** What is being asked **
Among the records below, find the lines with the word "switch" and copy them.

Dataset entries:

################

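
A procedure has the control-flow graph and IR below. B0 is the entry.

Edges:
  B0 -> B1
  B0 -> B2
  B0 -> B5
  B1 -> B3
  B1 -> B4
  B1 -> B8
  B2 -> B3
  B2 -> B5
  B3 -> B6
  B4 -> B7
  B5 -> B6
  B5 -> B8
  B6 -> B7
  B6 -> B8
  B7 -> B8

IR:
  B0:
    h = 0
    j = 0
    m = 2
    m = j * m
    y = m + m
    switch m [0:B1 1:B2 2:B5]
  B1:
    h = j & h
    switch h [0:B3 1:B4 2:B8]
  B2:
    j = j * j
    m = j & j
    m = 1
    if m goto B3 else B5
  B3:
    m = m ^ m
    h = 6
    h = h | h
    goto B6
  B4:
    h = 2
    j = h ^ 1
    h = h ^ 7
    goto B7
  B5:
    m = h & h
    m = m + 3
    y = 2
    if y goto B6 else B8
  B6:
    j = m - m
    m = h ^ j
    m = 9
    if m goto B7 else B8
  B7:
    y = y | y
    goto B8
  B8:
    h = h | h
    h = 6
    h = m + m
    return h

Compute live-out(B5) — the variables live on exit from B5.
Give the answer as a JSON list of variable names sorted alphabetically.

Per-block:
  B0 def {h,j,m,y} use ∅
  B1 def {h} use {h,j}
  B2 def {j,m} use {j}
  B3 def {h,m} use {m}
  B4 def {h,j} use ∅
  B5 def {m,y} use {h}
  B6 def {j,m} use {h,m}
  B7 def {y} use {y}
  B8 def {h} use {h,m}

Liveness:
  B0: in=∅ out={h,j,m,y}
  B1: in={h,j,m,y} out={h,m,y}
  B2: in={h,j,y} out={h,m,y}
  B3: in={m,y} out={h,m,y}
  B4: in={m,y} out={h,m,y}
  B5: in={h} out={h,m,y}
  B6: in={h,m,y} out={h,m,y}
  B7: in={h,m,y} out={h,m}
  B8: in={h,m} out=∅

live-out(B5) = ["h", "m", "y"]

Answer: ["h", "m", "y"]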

################

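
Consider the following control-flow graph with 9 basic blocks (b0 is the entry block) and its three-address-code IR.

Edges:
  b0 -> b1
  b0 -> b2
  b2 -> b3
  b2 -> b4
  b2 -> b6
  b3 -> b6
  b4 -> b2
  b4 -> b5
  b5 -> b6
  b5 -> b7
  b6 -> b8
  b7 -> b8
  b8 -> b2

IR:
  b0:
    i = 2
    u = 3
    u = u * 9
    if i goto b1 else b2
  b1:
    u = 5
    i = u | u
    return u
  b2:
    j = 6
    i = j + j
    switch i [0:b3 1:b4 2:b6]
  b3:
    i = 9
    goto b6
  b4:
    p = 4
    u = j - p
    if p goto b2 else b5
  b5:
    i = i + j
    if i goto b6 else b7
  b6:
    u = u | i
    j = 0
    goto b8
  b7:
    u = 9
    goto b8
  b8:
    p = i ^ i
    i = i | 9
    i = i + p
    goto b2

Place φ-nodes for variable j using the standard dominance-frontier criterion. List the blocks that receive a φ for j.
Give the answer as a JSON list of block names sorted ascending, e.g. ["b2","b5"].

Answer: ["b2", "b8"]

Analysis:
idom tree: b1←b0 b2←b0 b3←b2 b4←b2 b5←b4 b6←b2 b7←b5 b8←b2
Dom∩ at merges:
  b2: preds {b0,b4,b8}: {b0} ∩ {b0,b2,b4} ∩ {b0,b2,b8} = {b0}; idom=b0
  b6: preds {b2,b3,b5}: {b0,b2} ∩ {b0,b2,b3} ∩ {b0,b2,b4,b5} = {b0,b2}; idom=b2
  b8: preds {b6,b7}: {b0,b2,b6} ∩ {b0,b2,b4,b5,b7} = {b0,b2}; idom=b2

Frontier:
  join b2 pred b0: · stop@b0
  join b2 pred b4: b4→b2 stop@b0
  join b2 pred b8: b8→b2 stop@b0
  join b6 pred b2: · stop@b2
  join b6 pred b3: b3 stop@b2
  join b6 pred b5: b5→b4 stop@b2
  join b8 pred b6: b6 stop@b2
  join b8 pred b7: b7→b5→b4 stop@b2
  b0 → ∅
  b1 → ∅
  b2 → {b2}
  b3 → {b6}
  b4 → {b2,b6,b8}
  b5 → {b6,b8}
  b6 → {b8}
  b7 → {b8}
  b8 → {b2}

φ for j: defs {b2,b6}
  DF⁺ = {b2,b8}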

################

** Answer section **
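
    switch m [0:B1 1:B2 2:B5]
    switch h [0:B3 1:B4 2:B8]
    switch i [0:b3 1:b4 2:b6]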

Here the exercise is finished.